#### Directions:
Nothing in the records should be left out; transcribe them exactly.

== Segment start ==

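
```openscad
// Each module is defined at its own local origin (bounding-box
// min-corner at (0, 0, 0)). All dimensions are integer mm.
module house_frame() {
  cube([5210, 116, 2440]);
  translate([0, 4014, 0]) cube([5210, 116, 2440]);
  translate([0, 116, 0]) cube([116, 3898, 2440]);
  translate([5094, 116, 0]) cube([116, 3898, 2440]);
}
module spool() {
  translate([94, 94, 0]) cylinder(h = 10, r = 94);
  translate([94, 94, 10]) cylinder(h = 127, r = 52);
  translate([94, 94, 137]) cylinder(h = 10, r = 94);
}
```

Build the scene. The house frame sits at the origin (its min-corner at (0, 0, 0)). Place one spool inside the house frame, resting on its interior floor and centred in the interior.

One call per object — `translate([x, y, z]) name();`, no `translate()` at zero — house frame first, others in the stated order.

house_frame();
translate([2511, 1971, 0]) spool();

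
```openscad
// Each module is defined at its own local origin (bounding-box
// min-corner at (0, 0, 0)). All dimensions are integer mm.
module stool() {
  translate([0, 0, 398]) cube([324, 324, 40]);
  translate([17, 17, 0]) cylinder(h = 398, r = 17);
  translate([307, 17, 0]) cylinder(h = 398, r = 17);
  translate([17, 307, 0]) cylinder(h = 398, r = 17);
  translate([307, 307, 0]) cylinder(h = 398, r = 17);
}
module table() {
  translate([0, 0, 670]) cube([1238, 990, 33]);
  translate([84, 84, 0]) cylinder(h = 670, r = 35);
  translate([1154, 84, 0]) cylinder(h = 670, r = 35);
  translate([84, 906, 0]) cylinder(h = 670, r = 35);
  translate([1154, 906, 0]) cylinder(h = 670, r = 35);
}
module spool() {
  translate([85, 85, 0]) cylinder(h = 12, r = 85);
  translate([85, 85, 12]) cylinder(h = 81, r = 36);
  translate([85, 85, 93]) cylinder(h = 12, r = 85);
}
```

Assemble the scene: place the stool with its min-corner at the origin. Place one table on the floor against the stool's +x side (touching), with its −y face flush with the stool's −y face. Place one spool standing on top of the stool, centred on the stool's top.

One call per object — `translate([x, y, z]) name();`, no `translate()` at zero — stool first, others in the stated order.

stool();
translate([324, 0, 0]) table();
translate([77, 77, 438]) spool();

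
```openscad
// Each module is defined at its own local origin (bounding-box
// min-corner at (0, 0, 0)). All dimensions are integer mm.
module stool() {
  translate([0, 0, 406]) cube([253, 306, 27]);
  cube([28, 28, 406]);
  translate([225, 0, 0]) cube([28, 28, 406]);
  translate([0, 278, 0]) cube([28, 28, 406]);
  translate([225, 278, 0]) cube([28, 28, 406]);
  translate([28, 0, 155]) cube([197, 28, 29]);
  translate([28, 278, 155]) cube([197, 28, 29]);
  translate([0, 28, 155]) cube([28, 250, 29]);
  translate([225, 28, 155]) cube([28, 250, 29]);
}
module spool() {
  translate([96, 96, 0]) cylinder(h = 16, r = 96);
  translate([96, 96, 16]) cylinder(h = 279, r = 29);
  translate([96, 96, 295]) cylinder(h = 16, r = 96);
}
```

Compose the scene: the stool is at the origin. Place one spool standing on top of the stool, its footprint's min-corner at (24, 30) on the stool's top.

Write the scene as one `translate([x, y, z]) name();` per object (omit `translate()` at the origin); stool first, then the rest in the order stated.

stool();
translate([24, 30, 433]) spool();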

== Segment end ==

#### Response for this exercise:
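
```openscad
// Each module is defined at its own local origin (bounding-box
// min-corner at (0, 0, 0)). All dimensions are integer mm.
module house_frame() {
  cube([5210, 116, 2440]);
  translate([0, 4014, 0]) cube([5210, 116, 2440]);
  translate([0, 116, 0]) cube([116, 3898, 2440]);
  translate([5094, 116, 0]) cube([116, 3898, 2440]);
}
module spool() {
  translate([94, 94, 0]) cylinder(h = 10, r = 94);
  translate([94, 94, 10]) cylinder(h = 127, r = 52);
  translate([94, 94, 137]) cylinder(h = 10, r = 94);
}
```

Build the scene. The house frame sits at the origin (its min-corner at (0, 0, 0)). Place one spool inside the house frame, resting on its interior floor and centred in the interior.

One call per object — `translate([x, y, z]) name();`, no `translate()` at zero — house frame first, others in the stated order.

house_frame();
translate([2511, 1971, 0]) spool();

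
```openscad
// Each module is defined at its own local origin (bounding-box
// min-corner at (0, 0, 0)). All dimensions are integer mm.
module stool() {
  translate([0, 0, 398]) cube([324, 324, 40]);
  translate([17, 17, 0]) cylinder(h = 398, r = 17);
  translate([307, 17, 0]) cylinder(h = 398, r = 17);
  translate([17, 307, 0]) cylinder(h = 398, r = 17);
  translate([307, 307, 0]) cylinder(h = 398, r = 17);
}
module table() {
  translate([0, 0, 670]) cube([1238, 990, 33]);
  translate([84, 84, 0]) cylinder(h = 670, r = 35);
  translate([1154, 84, 0]) cylinder(h = 670, r = 35);
  translate([84, 906, 0]) cylinder(h = 670, r = 35);
  translate([1154, 906, 0]) cylinder(h = 670, r = 35);
}
module spool() {
  translate([85, 85, 0]) cylinder(h = 12, r = 85);
  translate([85, 85, 12]) cylinder(h = 81, r = 36);
  translate([85, 85, 93]) cylinder(h = 12, r = 85);
}
```

Assemble the scene: place the stool with its min-corner at the origin. Place one table on the floor against the stool's +x side (touching), with its −y face flush with the stool's −y face. Place one spool standing on top of the stool, centred on the stool's top.

One call per object — `translate([x, y, z]) name();`, no `translate()` at zero — stool first, others in the stated order.

stool();
translate([324, 0, 0]) table();
translate([77, 77, 438]) spool();

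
```openscad
// Each module is defined at its own local origin (bounding-box
// min-corner at (0, 0, 0)). All dimensions are integer mm.
module stool() {
  translate([0, 0, 406]) cube([253, 306, 27]);
  cube([28, 28, 406]);
  translate([225, 0, 0]) cube([28, 28, 406]);
  translate([0, 278, 0]) cube([28, 28, 406]);
  translate([225, 278, 0]) cube([28, 28, 406]);
  translate([28, 0, 155]) cube([197, 28, 29]);
  translate([28, 278, 155]) cube([197, 28, 29]);
  translate([0, 28, 155]) cube([28, 250, 29]);
  translate([225, 28, 155]) cube([28, 250, 29]);
}
module spool() {
  translate([96, 96, 0]) cylinder(h = 16, r = 96);
  translate([96, 96, 16]) cylinder(h = 279, r = 29);
  translate([96, 96, 295]) cylinder(h = 16, r = 96);
}
```

Compose the scene: the stool is at the origin. Place one spool standing on top of the stool, its footprint's min-corner at (24, 30) on the stool's top.

Write the scene as one `translate([x, y, z]) name();` per object (omit `translate()` at the origin); stool first, then the rest in the order stated.

stool();
translate([24, 30, 433]) spool();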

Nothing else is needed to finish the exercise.